§ **Required action**:
Locate every line in the records below that holds the word "values" and return each one.

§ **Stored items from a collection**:
◆ ◆ ◆ ◆ ◆
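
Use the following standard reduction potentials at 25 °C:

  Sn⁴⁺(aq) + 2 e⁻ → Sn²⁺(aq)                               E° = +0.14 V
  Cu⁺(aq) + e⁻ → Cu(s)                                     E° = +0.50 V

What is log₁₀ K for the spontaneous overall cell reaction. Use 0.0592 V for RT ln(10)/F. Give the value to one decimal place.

12.2

Cathode: Cu⁺/Cu; anode: Sn⁴⁺/Sn²⁺. E°cell = +0.36 V, n = 2.
log K = nE°cell / 0.0592 = (2)(+0.36) / 0.0592 = 12.2.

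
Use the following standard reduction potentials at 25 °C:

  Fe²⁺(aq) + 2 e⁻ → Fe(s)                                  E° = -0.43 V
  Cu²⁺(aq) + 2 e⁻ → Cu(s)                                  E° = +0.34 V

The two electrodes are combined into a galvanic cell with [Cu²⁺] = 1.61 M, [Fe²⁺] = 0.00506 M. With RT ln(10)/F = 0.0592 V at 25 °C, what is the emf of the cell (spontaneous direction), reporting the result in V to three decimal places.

Cu²⁺/Cu is the cathode (higher E°), Fe²⁺/Fe the anode: E°cell = +0.34 − (-0.43) = +0.77 V, n = 2.
Overall: Cu²⁺(aq) + Fe(s) → Cu(s) + Fe²⁺(aq)
Q = [Fe²⁺] / ([Cu²⁺]); log Q = -2.503.
E = E° − (0.0592/n) log Q = +0.77 − (0.0592/2)(-2.503) = +0.844 V.

+0.844 V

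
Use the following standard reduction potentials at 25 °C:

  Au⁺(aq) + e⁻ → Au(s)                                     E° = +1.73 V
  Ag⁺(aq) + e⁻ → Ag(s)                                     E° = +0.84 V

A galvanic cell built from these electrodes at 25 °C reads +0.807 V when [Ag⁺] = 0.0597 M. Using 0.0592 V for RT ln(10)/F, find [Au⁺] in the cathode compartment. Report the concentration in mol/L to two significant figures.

Au⁺/Au is the cathode, Ag⁺/Ag the anode: E°cell = +0.89 V, n = 1.
Overall reaction: Au⁺(aq) + Ag(s) → Au(s) + Ag⁺(aq); Q = [Ag⁺]^1/[Au⁺]^1.
From E = E° − (0.0592/n) log Q: log Q = (E° − E)·n/0.0592 = (+0.89 − (+0.807))·1/0.0592 = 1.4020.
So 1·log[Au⁺] = 1·log(0.0597) − log Q = -1.2240 − (1.4020) = -2.6260; [Au⁺] = 10^(-2.6260) ≈ 0.0024 M.

0.0024 M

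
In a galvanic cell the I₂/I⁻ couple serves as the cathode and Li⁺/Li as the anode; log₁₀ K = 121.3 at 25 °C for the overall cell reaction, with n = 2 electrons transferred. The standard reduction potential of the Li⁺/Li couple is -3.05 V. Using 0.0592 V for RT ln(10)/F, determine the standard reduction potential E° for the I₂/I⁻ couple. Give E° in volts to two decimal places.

E°cell = (0.0592/n)·log K = (0.0592/2)(121.3) = +3.590 V.
Since I₂/I⁻ is the cathode and Li⁺/Li the anode, E°cell = E°(I₂/I⁻) − E°(Li⁺/Li).
So E°(I₂/I⁻) = E°cell + E°(Li⁺/Li) = +3.590 + (-3.05) = +0.54 V.

+0.54 V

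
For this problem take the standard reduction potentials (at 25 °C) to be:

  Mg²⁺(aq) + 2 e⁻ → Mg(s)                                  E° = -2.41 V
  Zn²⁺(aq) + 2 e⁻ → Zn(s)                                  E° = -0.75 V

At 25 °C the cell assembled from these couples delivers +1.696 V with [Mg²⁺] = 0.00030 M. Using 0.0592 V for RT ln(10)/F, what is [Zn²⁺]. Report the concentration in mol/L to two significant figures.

Zn²⁺/Zn is the cathode, Mg²⁺/Mg the anode: E°cell = +1.66 V, n = 2.
Overall reaction: Zn²⁺(aq) + Mg(s) → Zn(s) + Mg²⁺(aq); Q = [Mg²⁺]^1/[Zn²⁺]^1.
From E = E° − (0.0592/n) log Q: log Q = (E° − E)·n/0.0592 = (+1.66 − (+1.696))·2/0.0592 = -1.2162.
So 1·log[Zn²⁺] = 1·log(0.0003) − log Q = -3.5229 − (-1.2162) = -2.3067; [Zn²⁺] = 10^(-2.3067) ≈ 0.0049 M.

0.0049 M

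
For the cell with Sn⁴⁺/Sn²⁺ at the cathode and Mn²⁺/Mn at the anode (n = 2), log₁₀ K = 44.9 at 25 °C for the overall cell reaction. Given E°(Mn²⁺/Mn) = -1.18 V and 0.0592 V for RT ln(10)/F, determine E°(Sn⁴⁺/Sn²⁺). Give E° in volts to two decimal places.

+0.15 V

E°cell = (0.0592/n)·log K = (0.0592/2)(44.9) = +1.329 V.
Since Sn⁴⁺/Sn²⁺ is the cathode and Mn²⁺/Mn the anode, E°cell = E°(Sn⁴⁺/Sn²⁺) − E°(Mn²⁺/Mn).
So E°(Sn⁴⁺/Sn²⁺) = E°cell + E°(Mn²⁺/Mn) = +1.329 + (-1.18) = +0.15 V.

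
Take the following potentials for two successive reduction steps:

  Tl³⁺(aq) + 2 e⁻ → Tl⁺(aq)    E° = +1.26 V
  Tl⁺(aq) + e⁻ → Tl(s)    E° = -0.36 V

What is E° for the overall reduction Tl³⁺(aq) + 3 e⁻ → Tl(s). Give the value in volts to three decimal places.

+0.720 V

Adding the free-energy changes (−nFE°) of the two steps gives −n₃FE°₃ = −n₁FE°₁ − n₂FE°₂.
E°₃ = (2×+1.26 + 1×-0.36) / 3 = (+2.160) / 3 = +0.720 V.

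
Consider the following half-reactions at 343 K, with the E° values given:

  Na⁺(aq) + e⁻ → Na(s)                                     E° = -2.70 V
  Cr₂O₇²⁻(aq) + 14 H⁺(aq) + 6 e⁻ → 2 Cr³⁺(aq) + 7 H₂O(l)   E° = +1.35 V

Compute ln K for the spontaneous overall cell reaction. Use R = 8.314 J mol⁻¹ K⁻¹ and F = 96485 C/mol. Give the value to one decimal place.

Cathode: Cr₂O₇²⁻/Cr³⁺; anode: Na⁺/Na. E°cell = (+1.35) − (-2.70) = +4.05 V, with n = 6.
ΔG° = −nFE° = −RT ln K, so ln K = nFE°/(RT) = (6)(96485)(+4.05) / ((8.314)(343)) = 822.171.

822.2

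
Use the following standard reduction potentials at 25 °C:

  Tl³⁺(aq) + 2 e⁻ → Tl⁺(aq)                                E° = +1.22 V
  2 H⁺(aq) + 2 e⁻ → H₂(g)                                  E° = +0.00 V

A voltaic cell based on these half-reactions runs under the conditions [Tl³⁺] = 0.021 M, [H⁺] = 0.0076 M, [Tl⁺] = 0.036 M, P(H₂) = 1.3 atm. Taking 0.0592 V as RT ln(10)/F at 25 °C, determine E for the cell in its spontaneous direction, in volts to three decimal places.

+1.342 V

Tl³⁺/Tl⁺ is the cathode (higher E°), H⁺/H₂ the anode: E°cell = +1.22 − (+0.00) = +1.22 V, n = 2.
Overall: Tl³⁺(aq) + H₂(g) → Tl⁺(aq) + 2 H⁺(aq)
Q = [Tl⁺]·[H⁺]^2 / ([Tl³⁺]·P(H₂)); log Q = -4.118.
E = E° − (0.0592/n) log Q = +1.22 − (0.0592/2)(-4.118) = +1.342 V.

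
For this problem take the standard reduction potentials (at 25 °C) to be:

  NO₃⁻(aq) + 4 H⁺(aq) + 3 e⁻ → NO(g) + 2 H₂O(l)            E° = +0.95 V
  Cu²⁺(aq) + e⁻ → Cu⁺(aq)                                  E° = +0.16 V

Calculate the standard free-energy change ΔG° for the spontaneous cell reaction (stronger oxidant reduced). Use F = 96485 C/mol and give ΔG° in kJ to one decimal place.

NO₃⁻/NO (E° = +0.95 V) is the cathode; Cu²⁺/Cu⁺ (E° = +0.16 V) is the anode, so E°cell = +0.79 V.
Balancing electrons gives n = 3 (lcm of 3 and 1).
ΔG° = −nFE° = −(3)(96485)(+0.79) = -228,669 J = -228.7 kJ.

-228.7 kJ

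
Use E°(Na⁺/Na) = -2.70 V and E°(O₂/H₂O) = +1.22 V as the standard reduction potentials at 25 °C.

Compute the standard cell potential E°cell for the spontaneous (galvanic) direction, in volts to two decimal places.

+3.92 V

The O₂/H₂O couple has the higher reduction potential, so it is the cathode; Na⁺/Na is oxidised at the anode.
E°cell = E°(cathode) − E°(anode) = (+1.22) − (-2.70) = +3.92 V.
Since E°cell > 0, the reaction is spontaneous under standard conditions.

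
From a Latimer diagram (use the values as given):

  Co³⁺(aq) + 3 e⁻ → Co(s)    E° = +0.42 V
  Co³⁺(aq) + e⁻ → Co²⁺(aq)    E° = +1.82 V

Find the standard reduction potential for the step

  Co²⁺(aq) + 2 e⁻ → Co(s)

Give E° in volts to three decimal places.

-0.280 V

Sequential free energies add, so n₃E°₃ = n₁E°₁ + n₂E°₂.
With n₃ = 3, and the known step contributing 1×(+1.82) V, the unknown satisfies 2·E° = 3×(+0.42) − 1×(+1.82) = -0.560.
E° = -0.560 / 2 = -0.280 V.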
◆ ◆ ◆ ◆ ◆
§ **Task solution**:
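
Consider the following half-reactions at 343 K, with the E° values given:
From a Latimer diagram (use the values as given):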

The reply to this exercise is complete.